▸ **Input for this task**:
┄┄┄┄┄┄┄┄┄┄┄┄┄┄┄┄┄┄┄┄

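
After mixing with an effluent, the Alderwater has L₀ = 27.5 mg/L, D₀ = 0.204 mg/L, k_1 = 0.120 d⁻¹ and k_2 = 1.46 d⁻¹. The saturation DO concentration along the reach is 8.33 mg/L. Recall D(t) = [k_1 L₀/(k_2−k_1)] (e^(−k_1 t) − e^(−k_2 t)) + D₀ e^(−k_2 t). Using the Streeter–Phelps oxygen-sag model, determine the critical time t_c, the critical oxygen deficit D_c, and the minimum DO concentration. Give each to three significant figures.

At the critical point dD/dt = 0, so k_1 L₀ e^(−k_1 t) = k_2 D. Substituting D(t) from the Streeter–Phelps equation and solving for t gives
t_c = ln[(k_2/k_1)(1 − D₀(k_2−k_1)/(k_1 L₀))] / (k_2−k_1).
Here k_2−k_1 = 1.340 d⁻¹ and 1 − D₀(k_2−k_1)/(k_1 L₀) = 1 − 0.204×1.340/(0.120×27.5) = 0.9172, so
t_c = ln(12.17 × 0.9172) / 1.340 = 2.412 / 1.340 = 1.800 d.
L(t_c) = L₀ e^(−k_1 t_c) = 27.5 × 0.8057 = 22.16 mg/L, and at the critical point k_2 D_c = k_1 L, so D_c = (0.120/1.46) × 22.16 = 1.821 mg/L.
Minimum DO = C_s − D_c = 8.33 − 1.821 = 6.509 mg/L.

t_c ≈ 1.80 d; D_c ≈ 1.82 mg/L; min DO ≈ 6.51 mg/L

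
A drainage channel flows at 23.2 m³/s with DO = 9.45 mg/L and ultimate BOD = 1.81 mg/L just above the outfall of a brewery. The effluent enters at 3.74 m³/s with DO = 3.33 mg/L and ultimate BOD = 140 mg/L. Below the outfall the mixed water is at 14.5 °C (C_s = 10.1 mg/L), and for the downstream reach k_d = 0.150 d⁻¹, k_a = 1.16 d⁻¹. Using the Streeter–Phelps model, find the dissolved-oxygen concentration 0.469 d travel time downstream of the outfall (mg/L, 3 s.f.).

Mixed DO = (23.2×9.45 + 3.74×3.33)/(23.2+3.74) = 231.7/26.94 = 8.600 mg/L.
Mixed L₀ = (23.2×1.81 + 3.74×140)/(26.94) = 565.6/26.94 = 20.99 mg/L.
Initial deficit D₀ = C_s − DO₀ = 10.1 − 8.600 = 1.500 mg/L.
D(0.469) = [0.150×20.99/(1.16−0.150)](e^(−0.150×0.469) − e^(−1.16×0.469)) + 1.500 e^(−1.16×0.469)
= 3.118 × (0.9321 − 0.5804) + 1.500 × 0.5804 = 1.967 mg/L.
DO = 10.1 − 1.967 = 8.133 mg/L.

DO ≈ 8.13 mg/L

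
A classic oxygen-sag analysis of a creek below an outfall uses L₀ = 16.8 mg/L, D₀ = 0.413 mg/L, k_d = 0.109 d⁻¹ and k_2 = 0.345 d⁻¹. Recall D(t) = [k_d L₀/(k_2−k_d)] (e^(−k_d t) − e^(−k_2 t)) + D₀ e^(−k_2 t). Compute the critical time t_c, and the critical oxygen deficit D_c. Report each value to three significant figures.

t_c ≈ 4.65 d; D_c ≈ 3.20 mg/L

At the critical point dD/dt = 0, so k_d L₀ e^(−k_d t) = k_2 D. Substituting D(t) from the Streeter–Phelps equation and solving for t gives
t_c = ln[(k_2/k_d)(1 − D₀(k_2−k_d)/(k_d L₀))] / (k_2−k_d).
Here k_2−k_d = 0.2360 d⁻¹ and 1 − D₀(k_2−k_d)/(k_d L₀) = 1 − 0.413×0.2360/(0.109×16.8) = 0.9468, so
t_c = ln(3.165 × 0.9468) / 0.2360 = 1.098 / 0.2360 = 4.650 d.
D_c = (k_d/k_2) L₀ e^(−k_d t_c) = (0.109/0.345) × 16.8 × e^(−0.109×4.650) = 0.3159 × 16.8 × 0.6024 = 3.197 mg/L.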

┄┄┄┄┄┄┄┄┄┄┄┄┄┄┄┄┄┄┄┄

▸ **What is required**: Each line of the listing is to be output verbatim.

▸ **Result of this task**:
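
After mixing with an effluent, the Alderwater has L₀ = 27.5 mg/L, D₀ = 0.204 mg/L, k_1 = 0.120 d⁻¹ and k_2 = 1.46 d⁻¹. The saturation DO concentration along the reach is 8.33 mg/L. Recall D(t) = [k_1 L₀/(k_2−k_1)] (e^(−k_1 t) − e^(−k_2 t)) + D₀ e^(−k_2 t). Using the Streeter–Phelps oxygen-sag model, determine the critical time t_c, the critical oxygen deficit D_c, and the minimum DO concentration. Give each to three significant figures.

At the critical point dD/dt = 0, so k_1 L₀ e^(−k_1 t) = k_2 D. Substituting D(t) from the Streeter–Phelps equation and solving for t gives
t_c = ln[(k_2/k_1)(1 − D₀(k_2−k_1)/(k_1 L₀))] / (k_2−k_1).
Here k_2−k_1 = 1.340 d⁻¹ and 1 − D₀(k_2−k_1)/(k_1 L₀) = 1 − 0.204×1.340/(0.120×27.5) = 0.9172, so
t_c = ln(12.17 × 0.9172) / 1.340 = 2.412 / 1.340 = 1.800 d.
L(t_c) = L₀ e^(−k_1 t_c) = 27.5 × 0.8057 = 22.16 mg/L, and at the critical point k_2 D_c = k_1 L, so D_c = (0.120/1.46) × 22.16 = 1.821 mg/L.
Minimum DO = C_s − D_c = 8.33 − 1.821 = 6.509 mg/L.

t_c ≈ 1.80 d; D_c ≈ 1.82 mg/L; min DO ≈ 6.51 mg/L

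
A drainage channel flows at 23.2 m³/s with DO = 9.45 mg/L and ultimate BOD = 1.81 mg/L just above the outfall of a brewery. The effluent enters at 3.74 m³/s with DO = 3.33 mg/L and ultimate BOD = 140 mg/L. Below the outfall the mixed water is at 14.5 °C (C_s = 10.1 mg/L), and for the downstream reach k_d = 0.150 d⁻¹, k_a = 1.16 d⁻¹. Using the Streeter–Phelps model, find the dissolved-oxygen concentration 0.469 d travel time downstream of the outfall (mg/L, 3 s.f.).

Mixed DO = (23.2×9.45 + 3.74×3.33)/(23.2+3.74) = 231.7/26.94 = 8.600 mg/L.
Mixed L₀ = (23.2×1.81 + 3.74×140)/(26.94) = 565.6/26.94 = 20.99 mg/L.
Initial deficit D₀ = C_s − DO₀ = 10.1 − 8.600 = 1.500 mg/L.
D(0.469) = [0.150×20.99/(1.16−0.150)](e^(−0.150×0.469) − e^(−1.16×0.469)) + 1.500 e^(−1.16×0.469)
= 3.118 × (0.9321 − 0.5804) + 1.500 × 0.5804 = 1.967 mg/L.
DO = 10.1 − 1.967 = 8.133 mg/L.

DO ≈ 8.13 mg/L

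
A classic oxygen-sag analysis of a creek below an outfall uses L₀ = 16.8 mg/L, D₀ = 0.413 mg/L, k_d = 0.109 d⁻¹ and k_2 = 0.345 d⁻¹. Recall D(t) = [k_d L₀/(k_2−k_d)] (e^(−k_d t) − e^(−k_2 t)) + D₀ e^(−k_2 t). Compute the critical time t_c, and the critical oxygen deficit D_c. Report each value to three significant figures.

t_c ≈ 4.65 d; D_c ≈ 3.20 mg/L

At the critical point dD/dt = 0, so k_d L₀ e^(−k_d t) = k_2 D. Substituting D(t) from the Streeter–Phelps equation and solving for t gives
t_c = ln[(k_2/k_d)(1 − D₀(k_2−k_d)/(k_d L₀))] / (k_2−k_d).
Here k_2−k_d = 0.2360 d⁻¹ and 1 − D₀(k_2−k_d)/(k_d L₀) = 1 − 0.413×0.2360/(0.109×16.8) = 0.9468, so
t_c = ln(3.165 × 0.9468) / 0.2360 = 1.098 / 0.2360 = 4.650 d.
D_c = (k_d/k_2) L₀ e^(−k_d t_c) = (0.109/0.345) × 16.8 × e^(−0.109×4.650) = 0.3159 × 16.8 × 0.6024 = 3.197 mg/L.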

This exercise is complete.